*** Begin section ***

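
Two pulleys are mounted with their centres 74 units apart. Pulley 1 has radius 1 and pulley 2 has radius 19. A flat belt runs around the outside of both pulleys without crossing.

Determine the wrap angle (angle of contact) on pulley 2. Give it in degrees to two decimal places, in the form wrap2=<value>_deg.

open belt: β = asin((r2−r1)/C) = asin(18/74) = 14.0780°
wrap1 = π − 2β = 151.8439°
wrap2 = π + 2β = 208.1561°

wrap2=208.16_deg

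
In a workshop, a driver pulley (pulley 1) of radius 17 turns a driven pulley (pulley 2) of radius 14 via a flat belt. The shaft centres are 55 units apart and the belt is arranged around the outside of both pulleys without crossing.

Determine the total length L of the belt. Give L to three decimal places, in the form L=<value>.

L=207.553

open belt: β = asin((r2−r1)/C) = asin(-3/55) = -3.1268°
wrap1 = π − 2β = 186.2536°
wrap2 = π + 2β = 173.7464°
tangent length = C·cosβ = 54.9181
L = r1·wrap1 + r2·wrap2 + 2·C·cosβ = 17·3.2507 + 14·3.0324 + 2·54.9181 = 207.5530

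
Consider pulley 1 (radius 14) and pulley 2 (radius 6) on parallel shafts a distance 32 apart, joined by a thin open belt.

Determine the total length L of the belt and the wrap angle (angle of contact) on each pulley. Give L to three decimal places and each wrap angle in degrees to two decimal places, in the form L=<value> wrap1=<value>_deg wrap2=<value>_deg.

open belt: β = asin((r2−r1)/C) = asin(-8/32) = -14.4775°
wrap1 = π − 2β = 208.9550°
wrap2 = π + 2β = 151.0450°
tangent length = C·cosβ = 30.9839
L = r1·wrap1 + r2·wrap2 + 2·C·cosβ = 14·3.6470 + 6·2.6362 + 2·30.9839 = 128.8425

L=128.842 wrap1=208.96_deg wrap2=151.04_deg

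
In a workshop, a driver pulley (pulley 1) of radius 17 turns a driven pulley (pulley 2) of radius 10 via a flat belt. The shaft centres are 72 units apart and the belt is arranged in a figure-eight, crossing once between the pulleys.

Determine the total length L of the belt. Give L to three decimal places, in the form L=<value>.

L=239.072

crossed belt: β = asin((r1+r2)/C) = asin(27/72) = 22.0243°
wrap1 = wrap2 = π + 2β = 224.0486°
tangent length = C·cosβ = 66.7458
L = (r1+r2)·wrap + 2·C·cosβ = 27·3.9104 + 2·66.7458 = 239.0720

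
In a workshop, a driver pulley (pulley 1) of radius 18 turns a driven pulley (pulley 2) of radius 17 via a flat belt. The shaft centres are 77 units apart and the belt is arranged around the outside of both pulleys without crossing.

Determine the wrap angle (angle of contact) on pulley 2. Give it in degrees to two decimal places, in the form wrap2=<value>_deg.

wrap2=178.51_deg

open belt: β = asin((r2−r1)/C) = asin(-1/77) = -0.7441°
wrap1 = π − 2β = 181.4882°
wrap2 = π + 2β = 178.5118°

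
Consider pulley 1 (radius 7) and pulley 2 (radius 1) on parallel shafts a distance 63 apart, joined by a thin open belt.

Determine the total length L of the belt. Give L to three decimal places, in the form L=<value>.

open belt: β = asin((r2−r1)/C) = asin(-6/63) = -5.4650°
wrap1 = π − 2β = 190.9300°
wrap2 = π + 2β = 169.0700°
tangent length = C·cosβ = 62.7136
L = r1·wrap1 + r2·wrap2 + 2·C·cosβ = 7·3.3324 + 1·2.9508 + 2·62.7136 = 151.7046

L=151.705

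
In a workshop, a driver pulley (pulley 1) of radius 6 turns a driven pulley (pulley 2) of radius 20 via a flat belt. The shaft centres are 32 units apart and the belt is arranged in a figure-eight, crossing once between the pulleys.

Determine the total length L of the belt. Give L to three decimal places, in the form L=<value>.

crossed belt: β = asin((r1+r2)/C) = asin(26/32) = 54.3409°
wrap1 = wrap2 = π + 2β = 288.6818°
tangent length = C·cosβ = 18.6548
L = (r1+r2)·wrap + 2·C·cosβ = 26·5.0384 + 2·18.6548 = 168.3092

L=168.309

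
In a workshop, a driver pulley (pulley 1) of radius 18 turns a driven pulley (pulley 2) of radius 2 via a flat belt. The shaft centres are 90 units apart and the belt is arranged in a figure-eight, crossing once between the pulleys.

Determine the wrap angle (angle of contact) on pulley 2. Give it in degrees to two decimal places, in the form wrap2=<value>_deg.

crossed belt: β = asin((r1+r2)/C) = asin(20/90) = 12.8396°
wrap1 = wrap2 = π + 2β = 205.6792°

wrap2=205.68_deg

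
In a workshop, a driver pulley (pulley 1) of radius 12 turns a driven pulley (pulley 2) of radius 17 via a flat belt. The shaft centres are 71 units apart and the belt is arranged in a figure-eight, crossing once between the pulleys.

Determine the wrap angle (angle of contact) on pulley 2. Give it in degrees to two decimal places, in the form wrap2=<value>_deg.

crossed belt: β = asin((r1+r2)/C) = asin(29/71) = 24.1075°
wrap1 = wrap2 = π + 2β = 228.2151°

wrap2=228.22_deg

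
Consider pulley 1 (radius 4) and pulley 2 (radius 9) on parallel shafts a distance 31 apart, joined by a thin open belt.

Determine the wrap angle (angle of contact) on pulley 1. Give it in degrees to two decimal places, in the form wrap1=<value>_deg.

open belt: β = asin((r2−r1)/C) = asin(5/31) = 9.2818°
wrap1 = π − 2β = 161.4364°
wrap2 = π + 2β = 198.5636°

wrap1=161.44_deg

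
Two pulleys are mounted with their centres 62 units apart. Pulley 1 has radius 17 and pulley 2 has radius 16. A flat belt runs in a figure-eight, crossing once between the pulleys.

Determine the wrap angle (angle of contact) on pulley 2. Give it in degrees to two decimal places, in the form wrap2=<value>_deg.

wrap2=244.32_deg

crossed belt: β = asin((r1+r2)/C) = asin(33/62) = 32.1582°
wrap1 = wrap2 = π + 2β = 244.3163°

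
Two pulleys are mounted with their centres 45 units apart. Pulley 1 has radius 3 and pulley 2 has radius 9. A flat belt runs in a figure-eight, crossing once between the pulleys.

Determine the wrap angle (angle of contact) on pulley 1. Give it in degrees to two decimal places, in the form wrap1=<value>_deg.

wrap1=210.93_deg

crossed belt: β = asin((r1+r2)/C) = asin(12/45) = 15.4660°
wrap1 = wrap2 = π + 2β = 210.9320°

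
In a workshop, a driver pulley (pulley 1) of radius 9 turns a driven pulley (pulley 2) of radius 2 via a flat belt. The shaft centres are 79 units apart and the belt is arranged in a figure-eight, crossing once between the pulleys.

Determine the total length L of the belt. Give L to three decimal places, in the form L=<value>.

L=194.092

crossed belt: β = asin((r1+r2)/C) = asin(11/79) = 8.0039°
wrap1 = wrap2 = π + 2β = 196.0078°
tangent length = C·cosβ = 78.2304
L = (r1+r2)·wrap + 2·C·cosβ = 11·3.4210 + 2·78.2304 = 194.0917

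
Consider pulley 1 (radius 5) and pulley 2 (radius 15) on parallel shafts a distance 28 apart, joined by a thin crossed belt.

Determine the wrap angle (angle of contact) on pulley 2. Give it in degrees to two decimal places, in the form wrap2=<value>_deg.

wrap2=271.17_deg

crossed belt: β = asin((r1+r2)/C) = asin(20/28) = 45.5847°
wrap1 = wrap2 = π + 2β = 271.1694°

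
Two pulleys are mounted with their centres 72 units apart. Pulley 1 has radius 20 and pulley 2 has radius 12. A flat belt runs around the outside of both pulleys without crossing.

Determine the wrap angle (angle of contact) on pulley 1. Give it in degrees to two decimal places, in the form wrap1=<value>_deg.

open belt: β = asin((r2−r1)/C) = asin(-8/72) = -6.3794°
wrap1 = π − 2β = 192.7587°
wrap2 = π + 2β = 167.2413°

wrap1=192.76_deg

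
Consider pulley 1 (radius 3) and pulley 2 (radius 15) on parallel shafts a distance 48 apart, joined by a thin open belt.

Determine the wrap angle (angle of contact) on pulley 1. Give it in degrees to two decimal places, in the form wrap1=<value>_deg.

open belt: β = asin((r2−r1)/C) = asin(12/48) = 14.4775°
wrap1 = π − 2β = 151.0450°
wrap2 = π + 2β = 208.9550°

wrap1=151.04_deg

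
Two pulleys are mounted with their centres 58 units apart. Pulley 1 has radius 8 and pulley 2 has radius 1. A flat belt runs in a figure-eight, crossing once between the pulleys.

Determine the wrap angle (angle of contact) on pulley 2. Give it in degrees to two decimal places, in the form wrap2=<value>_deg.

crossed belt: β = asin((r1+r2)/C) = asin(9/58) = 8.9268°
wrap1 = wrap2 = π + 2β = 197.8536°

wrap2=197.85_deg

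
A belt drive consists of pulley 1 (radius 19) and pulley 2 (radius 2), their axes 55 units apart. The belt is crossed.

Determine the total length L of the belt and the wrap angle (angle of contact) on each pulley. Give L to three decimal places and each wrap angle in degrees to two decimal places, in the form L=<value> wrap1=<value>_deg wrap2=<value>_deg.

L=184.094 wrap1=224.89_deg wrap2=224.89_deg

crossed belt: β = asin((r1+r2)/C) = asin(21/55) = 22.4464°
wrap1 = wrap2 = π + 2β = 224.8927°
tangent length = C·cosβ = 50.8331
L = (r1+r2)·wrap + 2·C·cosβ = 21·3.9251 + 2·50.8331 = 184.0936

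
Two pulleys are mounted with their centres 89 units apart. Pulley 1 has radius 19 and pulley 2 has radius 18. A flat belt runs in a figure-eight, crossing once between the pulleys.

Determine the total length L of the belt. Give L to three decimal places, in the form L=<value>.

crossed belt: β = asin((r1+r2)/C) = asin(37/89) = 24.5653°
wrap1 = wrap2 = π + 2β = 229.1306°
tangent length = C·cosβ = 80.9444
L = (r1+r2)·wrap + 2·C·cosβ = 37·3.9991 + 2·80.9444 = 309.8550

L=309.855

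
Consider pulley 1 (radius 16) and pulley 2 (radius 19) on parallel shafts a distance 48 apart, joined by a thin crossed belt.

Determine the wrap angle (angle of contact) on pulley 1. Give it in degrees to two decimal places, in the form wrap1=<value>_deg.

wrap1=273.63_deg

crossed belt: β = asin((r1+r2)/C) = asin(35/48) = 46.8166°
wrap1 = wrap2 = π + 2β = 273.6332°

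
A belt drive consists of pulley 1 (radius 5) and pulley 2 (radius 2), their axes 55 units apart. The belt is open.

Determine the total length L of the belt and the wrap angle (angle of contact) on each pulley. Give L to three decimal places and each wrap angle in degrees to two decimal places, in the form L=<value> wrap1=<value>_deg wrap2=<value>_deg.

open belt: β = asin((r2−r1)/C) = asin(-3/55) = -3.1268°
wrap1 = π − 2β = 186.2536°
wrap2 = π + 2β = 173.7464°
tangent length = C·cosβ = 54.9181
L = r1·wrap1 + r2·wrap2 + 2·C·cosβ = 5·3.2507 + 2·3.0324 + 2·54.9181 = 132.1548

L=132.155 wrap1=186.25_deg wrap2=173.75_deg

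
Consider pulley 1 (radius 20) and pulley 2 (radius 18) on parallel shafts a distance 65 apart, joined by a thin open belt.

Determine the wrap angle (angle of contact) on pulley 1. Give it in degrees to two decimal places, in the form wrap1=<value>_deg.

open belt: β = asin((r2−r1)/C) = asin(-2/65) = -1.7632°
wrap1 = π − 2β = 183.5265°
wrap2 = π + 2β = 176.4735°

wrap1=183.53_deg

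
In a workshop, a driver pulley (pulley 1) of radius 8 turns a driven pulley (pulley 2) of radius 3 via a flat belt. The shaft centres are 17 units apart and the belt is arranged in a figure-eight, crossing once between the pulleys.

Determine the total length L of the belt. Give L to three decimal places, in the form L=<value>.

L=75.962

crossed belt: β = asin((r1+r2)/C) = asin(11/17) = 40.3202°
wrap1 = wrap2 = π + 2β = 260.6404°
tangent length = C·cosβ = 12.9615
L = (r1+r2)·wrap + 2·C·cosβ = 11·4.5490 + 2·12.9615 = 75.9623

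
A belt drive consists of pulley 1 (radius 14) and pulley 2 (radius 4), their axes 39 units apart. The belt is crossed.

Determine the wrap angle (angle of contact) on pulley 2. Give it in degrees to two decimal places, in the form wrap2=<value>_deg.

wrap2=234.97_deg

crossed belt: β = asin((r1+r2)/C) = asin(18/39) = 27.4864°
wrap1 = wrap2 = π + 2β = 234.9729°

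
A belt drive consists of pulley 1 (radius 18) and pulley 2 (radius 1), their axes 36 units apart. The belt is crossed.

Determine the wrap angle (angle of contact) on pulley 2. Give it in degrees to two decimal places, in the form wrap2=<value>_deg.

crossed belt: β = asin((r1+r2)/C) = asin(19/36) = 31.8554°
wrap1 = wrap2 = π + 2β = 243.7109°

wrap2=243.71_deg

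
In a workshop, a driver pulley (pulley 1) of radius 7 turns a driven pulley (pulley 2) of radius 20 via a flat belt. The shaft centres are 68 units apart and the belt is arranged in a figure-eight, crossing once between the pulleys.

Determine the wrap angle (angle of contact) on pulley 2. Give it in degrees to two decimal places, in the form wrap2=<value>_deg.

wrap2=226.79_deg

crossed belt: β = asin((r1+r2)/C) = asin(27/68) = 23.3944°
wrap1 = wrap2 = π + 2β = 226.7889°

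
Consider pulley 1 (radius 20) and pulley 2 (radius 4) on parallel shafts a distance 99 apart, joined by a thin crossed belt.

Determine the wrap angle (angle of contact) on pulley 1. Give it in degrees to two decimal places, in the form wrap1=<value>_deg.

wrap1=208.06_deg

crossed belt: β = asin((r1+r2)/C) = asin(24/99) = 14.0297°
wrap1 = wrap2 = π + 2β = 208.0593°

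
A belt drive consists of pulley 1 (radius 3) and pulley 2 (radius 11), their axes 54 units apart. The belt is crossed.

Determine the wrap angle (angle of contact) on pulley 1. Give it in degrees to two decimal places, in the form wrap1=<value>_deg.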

*** End section ***

_Requirement_
Each line in the listing above that includes the word "runs" needs to be copied out.

_Task solution_
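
Two pulleys are mounted with their centres 74 units apart. Pulley 1 has radius 1 and pulley 2 has radius 19. A flat belt runs around the outside of both pulleys without crossing.
Two pulleys are mounted with their centres 62 units apart. Pulley 1 has radius 17 and pulley 2 has radius 16. A flat belt runs in a figure-eight, crossing once between the pulleys.
Two pulleys are mounted with their centres 45 units apart. Pulley 1 has radius 3 and pulley 2 has radius 9. A flat belt runs in a figure-eight, crossing once between the pulleys.
Two pulleys are mounted with their centres 72 units apart. Pulley 1 has radius 20 and pulley 2 has radius 12. A flat belt runs around the outside of both pulleys without crossing.
Two pulleys are mounted with their centres 58 units apart. Pulley 1 has radius 8 and pulley 2 has radius 1. A flat belt runs in a figure-eight, crossing once between the pulleys.
Two pulleys are mounted with their centres 89 units apart. Pulley 1 has radius 19 and pulley 2 has radius 18. A flat belt runs in a figure-eight, crossing once between the pulleys.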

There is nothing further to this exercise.